Collected data
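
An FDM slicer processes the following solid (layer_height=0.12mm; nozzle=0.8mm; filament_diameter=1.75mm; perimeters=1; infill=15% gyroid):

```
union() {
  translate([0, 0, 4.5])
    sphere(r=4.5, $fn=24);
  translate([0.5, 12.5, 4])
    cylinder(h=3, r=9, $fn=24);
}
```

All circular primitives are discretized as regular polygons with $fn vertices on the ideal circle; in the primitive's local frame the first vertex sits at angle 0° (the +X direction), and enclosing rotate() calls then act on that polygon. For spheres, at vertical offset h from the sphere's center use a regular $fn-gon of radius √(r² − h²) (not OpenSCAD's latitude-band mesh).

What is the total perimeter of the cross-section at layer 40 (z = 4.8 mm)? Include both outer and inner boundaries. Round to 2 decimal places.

At z = 4.8 mm: the r=4.5 sphere contributes a regular 24-gon of circumradius √(4.5²−0.3²) = 4.490 (perimeter = 2·24·4.490·sin(180°/24) = 28.13 mm); the r=9 cylinder at (0.5, 12.5) gives a regular 24-gon of circumradius 9 (constant along its height) (perimeter = 2·24·9.000·sin(180°/24) = 56.39 mm); Taking the union: the regions partially overlap (shared area 2.75 mm²), so the edge portions inside another operand are dropped and the merged outline is re-measured after clipping — boundary = 75.11 mm. Overall, the cross-section is a single solid region. Total boundary length (outer) = 75.11 mm.

75.11 mm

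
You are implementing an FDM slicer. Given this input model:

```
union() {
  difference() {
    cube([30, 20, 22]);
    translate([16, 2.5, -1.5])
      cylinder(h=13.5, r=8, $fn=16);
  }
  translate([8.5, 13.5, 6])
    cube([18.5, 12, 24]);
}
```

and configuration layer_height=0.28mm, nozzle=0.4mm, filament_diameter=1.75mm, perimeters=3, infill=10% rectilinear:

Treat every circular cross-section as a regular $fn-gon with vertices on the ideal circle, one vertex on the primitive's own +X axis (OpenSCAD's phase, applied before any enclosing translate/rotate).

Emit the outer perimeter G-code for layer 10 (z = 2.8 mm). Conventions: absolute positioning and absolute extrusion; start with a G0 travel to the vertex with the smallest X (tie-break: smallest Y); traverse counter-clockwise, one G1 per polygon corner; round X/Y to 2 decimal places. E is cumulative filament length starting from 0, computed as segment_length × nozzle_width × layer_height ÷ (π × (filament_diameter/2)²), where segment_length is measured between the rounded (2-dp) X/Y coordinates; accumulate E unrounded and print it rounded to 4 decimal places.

At z = 2.8 mm: the 30×20 cube contributes its full rectangle; the r=8 cylinder at (16, 2.5) contributes a regular 16-gon of circumradius 8; After the difference (first − rest): starting from the 30×20 cube, the r=8 cylinder at (16, 2.5) partially overlaps it — only the 136.72 mm² overlap (of its 195.93 mm²) is removed, clipping the outline — 1 connected region; the cube at (8.5, 13.5) does not reach this height (z outside [6, 30]); Combining (union): only that combined region is present, so the union is just that shape — 1 connected region. The outline is a single polygon with 15 vertices. Extrusion per mm of travel: 0.4 × 0.28 / (π × 0.875²) = 0.046564. Accumulating E over each segment gives final E = 5.3582.

G0 X0.00 Y0.00 Z2.80
G1 X8.50 Y0.00 E0.3958
G1 X8.00 Y2.50 E0.5145
G1 X8.61 Y5.56 E0.6598
G1 X10.34 Y8.16 E0.8052
G1 X12.94 Y9.89 E0.9506
G1 X16.00 Y10.50 E1.0959
G1 X19.06 Y9.89 E1.2412
G1 X21.66 Y8.16 E1.3866
G1 X23.39 Y5.56 E1.5321
G1 X24.00 Y2.50 E1.6773
G1 X23.50 Y0.00 E1.7961
G1 X30.00 Y0.00 E2.0987
G1 X30.00 Y20.00 E3.0300
G1 X0.00 Y20.00 E4.4269
G1 X0.00 Y0.00 E5.3582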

ASSIGNMENT
Output all of the data again. Match it exactly.

WORKED SOLUTION
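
An FDM slicer processes the following solid (layer_height=0.12mm; nozzle=0.8mm; filament_diameter=1.75mm; perimeters=1; infill=15% gyroid):

```
union() {
  translate([0, 0, 4.5])
    sphere(r=4.5, $fn=24);
  translate([0.5, 12.5, 4])
    cylinder(h=3, r=9, $fn=24);
}
```

All circular primitives are discretized as regular polygons with $fn vertices on the ideal circle; in the primitive's local frame the first vertex sits at angle 0° (the +X direction), and enclosing rotate() calls then act on that polygon. For spheres, at vertical offset h from the sphere's center use a regular $fn-gon of radius √(r² − h²) (not OpenSCAD's latitude-band mesh).

What is the total perimeter of the cross-section at layer 40 (z = 4.8 mm)? Include both outer and inner boundaries. Round to 2 decimal places.

At z = 4.8 mm: the r=4.5 sphere contributes a regular 24-gon of circumradius √(4.5²−0.3²) = 4.490 (perimeter = 2·24·4.490·sin(180°/24) = 28.13 mm); the r=9 cylinder at (0.5, 12.5) gives a regular 24-gon of circumradius 9 (constant along its height) (perimeter = 2·24·9.000·sin(180°/24) = 56.39 mm); Taking the union: the regions partially overlap (shared area 2.75 mm²), so the edge portions inside another operand are dropped and the merged outline is re-measured after clipping — boundary = 75.11 mm. Overall, the cross-section is a single solid region. Total boundary length (outer) = 75.11 mm.

75.11 mm

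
You are implementing an FDM slicer. Given this input model:

```
union() {
  difference() {
    cube([30, 20, 22]);
    translate([16, 2.5, -1.5])
      cylinder(h=13.5, r=8, $fn=16);
  }
  translate([8.5, 13.5, 6])
    cube([18.5, 12, 24]);
}
```

and configuration layer_height=0.28mm, nozzle=0.4mm, filament_diameter=1.75mm, perimeters=3, infill=10% rectilinear:

Treat every circular cross-section as a regular $fn-gon with vertices on the ideal circle, one vertex on the primitive's own +X axis (OpenSCAD's phase, applied before any enclosing translate/rotate).

Emit the outer perimeter G-code for layer 10 (z = 2.8 mm). Conventions: absolute positioning and absolute extrusion; start with a G0 travel to the vertex with the smallest X (tie-break: smallest Y); traverse counter-clockwise, one G1 per polygon corner; round X/Y to 2 decimal places. E is cumulative filament length starting from 0, computed as segment_length × nozzle_width × layer_height ÷ (π × (filament_diameter/2)²), where segment_length is measured between the rounded (2-dp) X/Y coordinates; accumulate E unrounded and print it rounded to 4 decimal places.

At z = 2.8 mm: the 30×20 cube contributes its full rectangle; the r=8 cylinder at (16, 2.5) contributes a regular 16-gon of circumradius 8; After the difference (first − rest): starting from the 30×20 cube, the r=8 cylinder at (16, 2.5) partially overlaps it — only the 136.72 mm² overlap (of its 195.93 mm²) is removed, clipping the outline — 1 connected region; the cube at (8.5, 13.5) does not reach this height (z outside [6, 30]); Combining (union): only that combined region is present, so the union is just that shape — 1 connected region. The outline is a single polygon with 15 vertices. Extrusion per mm of travel: 0.4 × 0.28 / (π × 0.875²) = 0.046564. Accumulating E over each segment gives final E = 5.3582.

G0 X0.00 Y0.00 Z2.80
G1 X8.50 Y0.00 E0.3958
G1 X8.00 Y2.50 E0.5145
G1 X8.61 Y5.56 E0.6598
G1 X10.34 Y8.16 E0.8052
G1 X12.94 Y9.89 E0.9506
G1 X16.00 Y10.50 E1.0959
G1 X19.06 Y9.89 E1.2412
G1 X21.66 Y8.16 E1.3866
G1 X23.39 Y5.56 E1.5321
G1 X24.00 Y2.50 E1.6773
G1 X23.50 Y0.00 E1.7961
G1 X30.00 Y0.00 E2.0987
G1 X30.00 Y20.00 E3.0300
G1 X0.00 Y20.00 E4.4269
G1 X0.00 Y0.00 E5.3582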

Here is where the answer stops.